▸ **MATERIALS PROVIDED**

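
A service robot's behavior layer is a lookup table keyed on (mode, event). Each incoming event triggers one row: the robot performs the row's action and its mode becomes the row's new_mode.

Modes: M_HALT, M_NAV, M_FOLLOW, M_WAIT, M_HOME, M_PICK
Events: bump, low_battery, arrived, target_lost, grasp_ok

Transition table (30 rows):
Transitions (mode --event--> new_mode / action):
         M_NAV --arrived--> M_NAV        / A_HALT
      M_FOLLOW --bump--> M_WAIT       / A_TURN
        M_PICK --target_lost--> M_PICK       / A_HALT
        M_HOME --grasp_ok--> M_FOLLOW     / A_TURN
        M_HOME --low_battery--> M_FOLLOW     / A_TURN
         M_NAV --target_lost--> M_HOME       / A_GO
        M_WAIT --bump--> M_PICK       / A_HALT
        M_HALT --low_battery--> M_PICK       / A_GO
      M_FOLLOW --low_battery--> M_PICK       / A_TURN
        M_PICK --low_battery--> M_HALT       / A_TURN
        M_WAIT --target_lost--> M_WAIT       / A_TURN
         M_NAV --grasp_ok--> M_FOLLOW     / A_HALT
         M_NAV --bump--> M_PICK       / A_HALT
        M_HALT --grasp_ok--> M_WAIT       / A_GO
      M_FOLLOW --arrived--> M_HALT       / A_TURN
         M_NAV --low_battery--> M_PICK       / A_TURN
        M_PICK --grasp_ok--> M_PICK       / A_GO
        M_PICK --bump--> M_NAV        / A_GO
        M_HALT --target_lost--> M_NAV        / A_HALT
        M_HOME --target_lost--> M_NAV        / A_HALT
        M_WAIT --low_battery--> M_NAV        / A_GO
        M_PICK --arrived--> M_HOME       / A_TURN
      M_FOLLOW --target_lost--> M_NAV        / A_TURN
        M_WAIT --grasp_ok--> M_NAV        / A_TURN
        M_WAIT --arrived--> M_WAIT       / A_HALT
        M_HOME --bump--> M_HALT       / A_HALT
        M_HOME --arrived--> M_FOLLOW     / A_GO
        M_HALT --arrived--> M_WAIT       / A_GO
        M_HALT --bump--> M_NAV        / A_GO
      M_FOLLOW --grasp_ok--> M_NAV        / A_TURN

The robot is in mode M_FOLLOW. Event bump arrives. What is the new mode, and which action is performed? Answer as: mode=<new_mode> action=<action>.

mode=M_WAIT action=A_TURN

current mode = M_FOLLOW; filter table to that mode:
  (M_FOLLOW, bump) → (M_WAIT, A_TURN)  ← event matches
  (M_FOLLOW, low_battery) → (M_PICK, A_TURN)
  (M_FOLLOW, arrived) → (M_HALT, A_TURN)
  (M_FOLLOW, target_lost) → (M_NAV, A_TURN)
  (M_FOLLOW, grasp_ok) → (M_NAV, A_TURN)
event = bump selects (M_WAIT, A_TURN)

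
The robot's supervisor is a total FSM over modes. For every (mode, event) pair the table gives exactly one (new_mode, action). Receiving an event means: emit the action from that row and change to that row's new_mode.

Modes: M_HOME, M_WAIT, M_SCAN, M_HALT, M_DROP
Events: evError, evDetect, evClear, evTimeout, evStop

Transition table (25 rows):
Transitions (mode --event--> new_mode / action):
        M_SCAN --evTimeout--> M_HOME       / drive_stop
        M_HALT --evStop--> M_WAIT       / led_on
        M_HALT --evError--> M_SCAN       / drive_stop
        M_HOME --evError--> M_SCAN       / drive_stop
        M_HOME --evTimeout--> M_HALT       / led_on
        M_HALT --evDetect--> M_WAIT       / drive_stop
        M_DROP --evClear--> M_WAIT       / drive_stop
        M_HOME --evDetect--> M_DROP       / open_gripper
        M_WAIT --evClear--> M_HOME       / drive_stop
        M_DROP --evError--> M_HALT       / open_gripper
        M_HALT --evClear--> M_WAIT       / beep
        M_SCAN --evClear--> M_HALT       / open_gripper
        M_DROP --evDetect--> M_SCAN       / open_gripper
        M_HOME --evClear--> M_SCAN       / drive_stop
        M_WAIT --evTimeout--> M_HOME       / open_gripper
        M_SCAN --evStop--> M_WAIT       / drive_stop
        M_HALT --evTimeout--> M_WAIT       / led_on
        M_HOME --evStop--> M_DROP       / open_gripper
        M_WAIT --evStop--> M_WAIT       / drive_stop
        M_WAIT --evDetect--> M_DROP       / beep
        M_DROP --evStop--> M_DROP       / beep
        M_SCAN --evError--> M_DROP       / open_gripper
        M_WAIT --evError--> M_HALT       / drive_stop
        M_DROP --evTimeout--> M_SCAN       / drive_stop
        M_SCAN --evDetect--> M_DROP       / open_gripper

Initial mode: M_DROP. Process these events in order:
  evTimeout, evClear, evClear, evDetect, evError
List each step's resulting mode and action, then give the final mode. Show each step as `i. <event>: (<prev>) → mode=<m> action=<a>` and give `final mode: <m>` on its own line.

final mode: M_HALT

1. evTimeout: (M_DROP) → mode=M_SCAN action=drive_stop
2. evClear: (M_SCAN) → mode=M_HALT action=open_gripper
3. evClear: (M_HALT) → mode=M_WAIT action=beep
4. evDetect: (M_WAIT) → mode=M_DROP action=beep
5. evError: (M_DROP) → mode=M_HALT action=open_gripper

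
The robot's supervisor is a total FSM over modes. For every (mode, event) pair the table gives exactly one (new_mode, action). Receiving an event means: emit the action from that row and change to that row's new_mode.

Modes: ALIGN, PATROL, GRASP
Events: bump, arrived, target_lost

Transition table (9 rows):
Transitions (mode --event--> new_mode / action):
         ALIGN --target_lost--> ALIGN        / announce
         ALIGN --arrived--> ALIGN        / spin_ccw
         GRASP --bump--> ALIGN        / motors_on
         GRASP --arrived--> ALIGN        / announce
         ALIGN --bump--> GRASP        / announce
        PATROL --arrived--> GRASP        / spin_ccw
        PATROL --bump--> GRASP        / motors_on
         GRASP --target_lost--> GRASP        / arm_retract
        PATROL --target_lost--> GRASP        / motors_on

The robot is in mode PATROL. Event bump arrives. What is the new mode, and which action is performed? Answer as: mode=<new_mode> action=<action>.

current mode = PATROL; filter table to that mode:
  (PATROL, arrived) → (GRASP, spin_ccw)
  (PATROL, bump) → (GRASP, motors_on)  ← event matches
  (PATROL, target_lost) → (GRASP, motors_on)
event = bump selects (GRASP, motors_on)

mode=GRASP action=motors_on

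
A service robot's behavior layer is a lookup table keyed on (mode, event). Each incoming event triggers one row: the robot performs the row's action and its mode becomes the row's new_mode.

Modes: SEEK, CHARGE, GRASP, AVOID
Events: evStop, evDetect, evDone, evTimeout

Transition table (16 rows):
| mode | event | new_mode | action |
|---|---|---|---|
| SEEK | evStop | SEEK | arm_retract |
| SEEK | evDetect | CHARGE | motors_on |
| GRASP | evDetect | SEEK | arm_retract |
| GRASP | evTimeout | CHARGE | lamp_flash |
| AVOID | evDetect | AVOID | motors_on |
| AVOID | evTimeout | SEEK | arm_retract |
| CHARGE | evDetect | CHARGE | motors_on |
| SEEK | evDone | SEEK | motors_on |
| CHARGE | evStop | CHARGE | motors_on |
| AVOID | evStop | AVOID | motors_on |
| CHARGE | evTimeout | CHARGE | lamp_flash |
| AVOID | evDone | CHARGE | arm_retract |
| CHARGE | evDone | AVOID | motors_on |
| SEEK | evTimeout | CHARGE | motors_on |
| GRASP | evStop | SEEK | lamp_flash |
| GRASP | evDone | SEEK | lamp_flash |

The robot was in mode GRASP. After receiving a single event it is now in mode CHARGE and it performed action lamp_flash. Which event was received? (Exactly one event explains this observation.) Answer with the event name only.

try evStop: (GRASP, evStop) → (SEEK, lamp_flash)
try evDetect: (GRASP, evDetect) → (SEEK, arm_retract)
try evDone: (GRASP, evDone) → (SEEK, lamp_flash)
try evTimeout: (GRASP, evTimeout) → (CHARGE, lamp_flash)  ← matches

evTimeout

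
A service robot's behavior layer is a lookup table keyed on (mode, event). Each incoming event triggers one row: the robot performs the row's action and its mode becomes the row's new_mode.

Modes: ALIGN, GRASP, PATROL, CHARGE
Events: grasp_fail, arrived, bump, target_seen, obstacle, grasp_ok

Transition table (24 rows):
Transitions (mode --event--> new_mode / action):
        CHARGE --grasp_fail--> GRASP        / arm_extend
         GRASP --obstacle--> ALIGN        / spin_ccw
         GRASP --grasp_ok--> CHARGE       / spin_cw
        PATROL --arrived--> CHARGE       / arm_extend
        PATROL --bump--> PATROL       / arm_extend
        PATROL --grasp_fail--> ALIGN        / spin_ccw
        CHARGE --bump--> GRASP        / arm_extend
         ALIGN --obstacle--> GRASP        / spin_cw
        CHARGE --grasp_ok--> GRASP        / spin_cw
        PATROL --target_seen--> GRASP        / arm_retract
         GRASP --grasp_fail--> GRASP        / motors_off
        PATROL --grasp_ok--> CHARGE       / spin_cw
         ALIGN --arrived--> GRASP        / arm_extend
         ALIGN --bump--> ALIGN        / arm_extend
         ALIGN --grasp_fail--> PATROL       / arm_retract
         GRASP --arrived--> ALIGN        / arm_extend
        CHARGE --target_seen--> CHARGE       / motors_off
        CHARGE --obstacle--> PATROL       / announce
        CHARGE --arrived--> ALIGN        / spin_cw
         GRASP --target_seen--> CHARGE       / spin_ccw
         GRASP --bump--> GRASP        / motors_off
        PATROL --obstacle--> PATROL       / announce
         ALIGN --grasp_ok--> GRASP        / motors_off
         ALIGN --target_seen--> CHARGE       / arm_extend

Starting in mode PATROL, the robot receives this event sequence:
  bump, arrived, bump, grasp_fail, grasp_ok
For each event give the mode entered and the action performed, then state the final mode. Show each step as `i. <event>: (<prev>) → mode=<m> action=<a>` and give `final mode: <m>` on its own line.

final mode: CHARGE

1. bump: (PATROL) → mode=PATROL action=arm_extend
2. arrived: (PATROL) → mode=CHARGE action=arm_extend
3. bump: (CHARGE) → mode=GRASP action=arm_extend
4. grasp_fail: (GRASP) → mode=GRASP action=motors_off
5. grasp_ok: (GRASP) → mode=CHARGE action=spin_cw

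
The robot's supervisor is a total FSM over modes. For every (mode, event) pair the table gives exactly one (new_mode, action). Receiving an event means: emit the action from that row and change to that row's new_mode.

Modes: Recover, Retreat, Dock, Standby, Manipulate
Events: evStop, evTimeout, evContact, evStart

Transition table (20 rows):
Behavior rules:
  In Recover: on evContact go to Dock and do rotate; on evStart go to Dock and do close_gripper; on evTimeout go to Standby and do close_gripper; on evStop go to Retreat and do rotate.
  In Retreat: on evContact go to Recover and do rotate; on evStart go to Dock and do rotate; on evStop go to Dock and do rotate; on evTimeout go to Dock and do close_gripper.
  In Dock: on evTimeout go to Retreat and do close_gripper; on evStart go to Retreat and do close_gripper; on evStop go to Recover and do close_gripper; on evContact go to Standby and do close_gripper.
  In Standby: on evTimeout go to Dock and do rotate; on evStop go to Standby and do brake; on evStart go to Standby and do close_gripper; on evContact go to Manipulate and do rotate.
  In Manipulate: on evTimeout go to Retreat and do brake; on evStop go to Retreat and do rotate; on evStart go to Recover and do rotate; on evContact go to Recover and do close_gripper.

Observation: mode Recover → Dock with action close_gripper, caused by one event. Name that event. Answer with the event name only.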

▸ **EXERCISE INSTRUCTIONS**
Could you return exactly the stretch of the data above that starts at the line with "Starting in mode" and ends at the line with "In Recover: on", both lines included?

▸ **RESPONSE**
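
Starting in mode PATROL, the robot receives this event sequence:
  bump, arrived, bump, grasp_fail, grasp_ok
For each event give the mode entered and the action performed, then state the final mode. Show each step as `i. <event>: (<prev>) → mode=<m> action=<a>` and give `final mode: <m>` on its own line.

final mode: CHARGE

1. bump: (PATROL) → mode=PATROL action=arm_extend
2. arrived: (PATROL) → mode=CHARGE action=arm_extend
3. bump: (CHARGE) → mode=GRASP action=arm_extend
4. grasp_fail: (GRASP) → mode=GRASP action=motors_off
5. grasp_ok: (GRASP) → mode=CHARGE action=spin_cw

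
The robot's supervisor is a total FSM over modes. For every (mode, event) pair the table gives exactly one (new_mode, action). Receiving an event means: emit the action from that row and change to that row's new_mode.

Modes: Recover, Retreat, Dock, Standby, Manipulate
Events: evStop, evTimeout, evContact, evStart

Transition table (20 rows):
Behavior rules:
  In Recover: on evContact go to Dock and do rotate; on evStart go to Dock and do close_gripper; on evTimeout go to Standby and do close_gripper; on evStop go to Retreat and do rotate.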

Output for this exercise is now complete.